# WHAT NEEDS TO BE DONE:
Reproduce all the entries exactly.
* * * * *
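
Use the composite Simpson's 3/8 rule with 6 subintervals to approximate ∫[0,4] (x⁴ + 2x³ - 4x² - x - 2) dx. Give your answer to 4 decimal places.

h = (4 − 0)/6 = 0.666667.
Nodes x₀,…,x₆ = 0, 0.666667, 1.333333, 2, 2.666667, 3.333333, 4.
f(x) = x⁴ + 2x³ - 4x² - x - 2: f₀=-2, f₁=-3.654321, f₂=-2.543210, f₃=12, f₄=55.382716, f₅=147.753086, f₆=314.
(3h/8)·[f₀ + 3f₁ + 3f₂ + 2f₃ + 3f₄ + 3f₅ + f₆] = 0.25·(926.814815) = 231.7037.

231.7037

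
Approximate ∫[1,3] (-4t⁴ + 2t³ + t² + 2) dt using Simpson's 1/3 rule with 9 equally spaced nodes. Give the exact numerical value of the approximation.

-140.9375

h = (3 − 1)/8 = 0.25.
Nodes t₀,…,t₈ = 1, 1.25, 1.5, 1.75, 2, 2.25, 2.5, 2.75, 3.
f(t) = -4t⁴ + 2t³ + t² + 2: f₀=1, f₁=-2.296875, f₂=-9.25, f₃=-21.734375, f₄=-42, f₅=-72.671875, f₆=-116.75, f₇=-177.609375, f₈=-259.
(h/3)·[f₀ + 4f₁ + 2f₂ + 4f₃ + 2f₄ + 4f₅ + 2f₆ + 4f₇ + f₈] = 0.083333·(-1691.25) = -140.9375.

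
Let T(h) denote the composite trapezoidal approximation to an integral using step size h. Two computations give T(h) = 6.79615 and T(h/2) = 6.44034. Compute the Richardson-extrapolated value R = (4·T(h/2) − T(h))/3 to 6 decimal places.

6.321737

R = (4·T(h/2) − T(h)) / 3 = (4·6.44034 − 6.79615)/3 = (18.96521)/3 = 6.321737.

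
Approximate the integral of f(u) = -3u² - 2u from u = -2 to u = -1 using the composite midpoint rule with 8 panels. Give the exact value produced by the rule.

-3.99609375

h = (-1 − (-2))/8 = 0.125.
Midpoints m₁,…,m₈ = -1.9375, -1.8125, -1.6875, -1.5625, -1.4375, -1.3125, -1.1875, -1.0625.
f(m₁)=-7.38671875, f(m₂)=-6.23046875, f(m₃)=-5.16796875, f(m₄)=-4.19921875, f(m₅)=-3.32421875, f(m₆)=-2.54296875, f(m₇)=-1.85546875, f(m₈)=-1.26171875.
h·[f(m₁) + f(m₂) + f(m₃) + f(m₄) + f(m₅) + f(m₆) + f(m₇) + f(m₈)] = 0.125·(-31.96875) = -3.99609375.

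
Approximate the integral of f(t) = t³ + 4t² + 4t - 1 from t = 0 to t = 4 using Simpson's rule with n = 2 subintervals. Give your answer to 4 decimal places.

h = (4 − 0)/2 = 2.
Nodes t₀,…,t₂ = 0, 2, 4.
f(t) = t³ + 4t² + 4t - 1: f₀=-1, f₁=31, f₂=143.
(h/3)·[f₀ + 4f₁ + f₂] = 0.666667·(266) = 177.3333.

177.3333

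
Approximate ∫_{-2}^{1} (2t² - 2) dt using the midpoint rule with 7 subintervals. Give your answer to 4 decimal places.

-0.0918

h = (1 − (-2))/7 = 0.428571.
Midpoints m₁,…,m₇ = -1.785714, -1.357143, -0.928571, -0.5, -0.071429, 0.357143, 0.785714.
f(m₁)=4.377551, f(m₂)=1.683673, f(m₃)=-0.275510, f(m₄)=-1.5, f(m₅)=-1.989796, f(m₆)=-1.744898, f(m₇)=-0.765306.
h·[f(m₁) + f(m₂) + f(m₃) + f(m₄) + f(m₅) + f(m₆) + f(m₇)] = 0.428571·(-0.214286) = -0.0918.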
* * * * *
# RESPONSE AREA:
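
Use the composite Simpson's 3/8 rule with 6 subintervals to approximate ∫[0,4] (x⁴ + 2x³ - 4x² - x - 2) dx. Give your answer to 4 decimal places.

h = (4 − 0)/6 = 0.666667.
Nodes x₀,…,x₆ = 0, 0.666667, 1.333333, 2, 2.666667, 3.333333, 4.
f(x) = x⁴ + 2x³ - 4x² - x - 2: f₀=-2, f₁=-3.654321, f₂=-2.543210, f₃=12, f₄=55.382716, f₅=147.753086, f₆=314.
(3h/8)·[f₀ + 3f₁ + 3f₂ + 2f₃ + 3f₄ + 3f₅ + f₆] = 0.25·(926.814815) = 231.7037.

231.7037

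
Approximate ∫[1,3] (-4t⁴ + 2t³ + t² + 2) dt using Simpson's 1/3 rule with 9 equally spaced nodes. Give the exact numerical value of the approximation.

-140.9375

h = (3 − 1)/8 = 0.25.
Nodes t₀,…,t₈ = 1, 1.25, 1.5, 1.75, 2, 2.25, 2.5, 2.75, 3.
f(t) = -4t⁴ + 2t³ + t² + 2: f₀=1, f₁=-2.296875, f₂=-9.25, f₃=-21.734375, f₄=-42, f₅=-72.671875, f₆=-116.75, f₇=-177.609375, f₈=-259.
(h/3)·[f₀ + 4f₁ + 2f₂ + 4f₃ + 2f₄ + 4f₅ + 2f₆ + 4f₇ + f₈] = 0.083333·(-1691.25) = -140.9375.

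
Let T(h) denote the composite trapezoidal approximation to an integral using step size h. Two computations give T(h) = 6.79615 and T(h/2) = 6.44034. Compute the Richardson-extrapolated value R = (4·T(h/2) − T(h))/3 to 6 decimal places.

6.321737

R = (4·T(h/2) − T(h)) / 3 = (4·6.44034 − 6.79615)/3 = (18.96521)/3 = 6.321737.

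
Approximate the integral of f(u) = -3u² - 2u from u = -2 to u = -1 using the composite midpoint rule with 8 panels. Give the exact value produced by the rule.

-3.99609375

h = (-1 − (-2))/8 = 0.125.
Midpoints m₁,…,m₈ = -1.9375, -1.8125, -1.6875, -1.5625, -1.4375, -1.3125, -1.1875, -1.0625.
f(m₁)=-7.38671875, f(m₂)=-6.23046875, f(m₃)=-5.16796875, f(m₄)=-4.19921875, f(m₅)=-3.32421875, f(m₆)=-2.54296875, f(m₇)=-1.85546875, f(m₈)=-1.26171875.
h·[f(m₁) + f(m₂) + f(m₃) + f(m₄) + f(m₅) + f(m₆) + f(m₇) + f(m₈)] = 0.125·(-31.96875) = -3.99609375.

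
Approximate the integral of f(t) = t³ + 4t² + 4t - 1 from t = 0 to t = 4 using Simpson's rule with n = 2 subintervals. Give your answer to 4 decimal places.

h = (4 − 0)/2 = 2.
Nodes t₀,…,t₂ = 0, 2, 4.
f(t) = t³ + 4t² + 4t - 1: f₀=-1, f₁=31, f₂=143.
(h/3)·[f₀ + 4f₁ + f₂] = 0.666667·(266) = 177.3333.

177.3333

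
Approximate ∫_{-2}^{1} (2t² - 2) dt using the midpoint rule with 7 subintervals. Give your answer to 4 decimal places.

-0.0918

h = (1 − (-2))/7 = 0.428571.
Midpoints m₁,…,m₇ = -1.785714, -1.357143, -0.928571, -0.5, -0.071429, 0.357143, 0.785714.
f(m₁)=4.377551, f(m₂)=1.683673, f(m₃)=-0.275510, f(m₄)=-1.5, f(m₅)=-1.989796, f(m₆)=-1.744898, f(m₇)=-0.765306.
h·[f(m₁) + f(m₂) + f(m₃) + f(m₄) + f(m₅) + f(m₆) + f(m₇)] = 0.428571·(-0.214286) = -0.0918.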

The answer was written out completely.